- [WHAT THE TASK REQUIRES]
After reading the records, print them all again exactly as they stand.

Start of INFORMATION SUPPLIED

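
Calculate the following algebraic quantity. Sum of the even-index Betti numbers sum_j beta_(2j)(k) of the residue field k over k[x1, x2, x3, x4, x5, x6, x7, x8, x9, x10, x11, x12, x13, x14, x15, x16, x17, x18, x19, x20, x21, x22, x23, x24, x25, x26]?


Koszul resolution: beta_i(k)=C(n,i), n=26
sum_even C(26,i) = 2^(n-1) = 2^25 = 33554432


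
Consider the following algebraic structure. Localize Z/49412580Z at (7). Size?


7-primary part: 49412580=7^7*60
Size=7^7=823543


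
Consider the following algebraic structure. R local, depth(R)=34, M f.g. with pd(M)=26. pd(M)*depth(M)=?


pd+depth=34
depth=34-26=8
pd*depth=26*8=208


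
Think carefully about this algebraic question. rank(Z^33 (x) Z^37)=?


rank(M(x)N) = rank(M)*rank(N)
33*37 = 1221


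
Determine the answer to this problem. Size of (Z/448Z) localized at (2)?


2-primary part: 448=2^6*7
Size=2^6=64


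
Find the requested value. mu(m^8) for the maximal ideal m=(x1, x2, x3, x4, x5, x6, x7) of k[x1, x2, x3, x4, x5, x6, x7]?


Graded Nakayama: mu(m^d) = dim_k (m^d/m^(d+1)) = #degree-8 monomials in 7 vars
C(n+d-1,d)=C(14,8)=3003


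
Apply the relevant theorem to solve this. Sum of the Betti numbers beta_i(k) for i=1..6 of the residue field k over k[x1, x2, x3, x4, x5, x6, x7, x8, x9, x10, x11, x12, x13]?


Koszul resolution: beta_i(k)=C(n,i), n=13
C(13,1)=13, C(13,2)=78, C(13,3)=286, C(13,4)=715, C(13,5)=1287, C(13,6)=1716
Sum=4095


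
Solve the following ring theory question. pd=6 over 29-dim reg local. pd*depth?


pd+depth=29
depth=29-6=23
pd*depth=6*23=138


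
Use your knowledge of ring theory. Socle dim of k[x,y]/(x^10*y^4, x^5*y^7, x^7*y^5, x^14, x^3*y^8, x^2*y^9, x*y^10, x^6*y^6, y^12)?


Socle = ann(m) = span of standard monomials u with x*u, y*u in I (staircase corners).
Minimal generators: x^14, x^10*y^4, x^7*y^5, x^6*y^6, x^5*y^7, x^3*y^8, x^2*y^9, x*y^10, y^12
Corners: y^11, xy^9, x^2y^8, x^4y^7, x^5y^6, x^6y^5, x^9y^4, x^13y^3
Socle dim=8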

End of INFORMATION SUPPLIED

- [YOUR SOLUTION]
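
Calculate the following algebraic quantity. Sum of the even-index Betti numbers sum_j beta_(2j)(k) of the residue field k over k[x1, x2, x3, x4, x5, x6, x7, x8, x9, x10, x11, x12, x13, x14, x15, x16, x17, x18, x19, x20, x21, x22, x23, x24, x25, x26]?


Koszul resolution: beta_i(k)=C(n,i), n=26
sum_even C(26,i) = 2^(n-1) = 2^25 = 33554432


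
Consider the following algebraic structure. Localize Z/49412580Z at (7). Size?


7-primary part: 49412580=7^7*60
Size=7^7=823543


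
Consider the following algebraic structure. R local, depth(R)=34, M f.g. with pd(M)=26. pd(M)*depth(M)=?


pd+depth=34
depth=34-26=8
pd*depth=26*8=208


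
Think carefully about this algebraic question. rank(Z^33 (x) Z^37)=?


rank(M(x)N) = rank(M)*rank(N)
33*37 = 1221


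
Determine the answer to this problem. Size of (Z/448Z) localized at (2)?


2-primary part: 448=2^6*7
Size=2^6=64


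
Find the requested value. mu(m^8) for the maximal ideal m=(x1, x2, x3, x4, x5, x6, x7) of k[x1, x2, x3, x4, x5, x6, x7]?


Graded Nakayama: mu(m^d) = dim_k (m^d/m^(d+1)) = #degree-8 monomials in 7 vars
C(n+d-1,d)=C(14,8)=3003


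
Apply the relevant theorem to solve this. Sum of the Betti numbers beta_i(k) for i=1..6 of the residue field k over k[x1, x2, x3, x4, x5, x6, x7, x8, x9, x10, x11, x12, x13]?


Koszul resolution: beta_i(k)=C(n,i), n=13
C(13,1)=13, C(13,2)=78, C(13,3)=286, C(13,4)=715, C(13,5)=1287, C(13,6)=1716
Sum=4095


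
Solve the following ring theory question. pd=6 over 29-dim reg local. pd*depth?


pd+depth=29
depth=29-6=23
pd*depth=6*23=138


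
Use your knowledge of ring theory. Socle dim of k[x,y]/(x^10*y^4, x^5*y^7, x^7*y^5, x^14, x^3*y^8, x^2*y^9, x*y^10, x^6*y^6, y^12)?


Socle = ann(m) = span of standard monomials u with x*u, y*u in I (staircase corners).
Minimal generators: x^14, x^10*y^4, x^7*y^5, x^6*y^6, x^5*y^7, x^3*y^8, x^2*y^9, x*y^10, y^12
Corners: y^11, xy^9, x^2y^8, x^4y^7, x^5y^6, x^6y^5, x^9y^4, x^13y^3
Socle dim=8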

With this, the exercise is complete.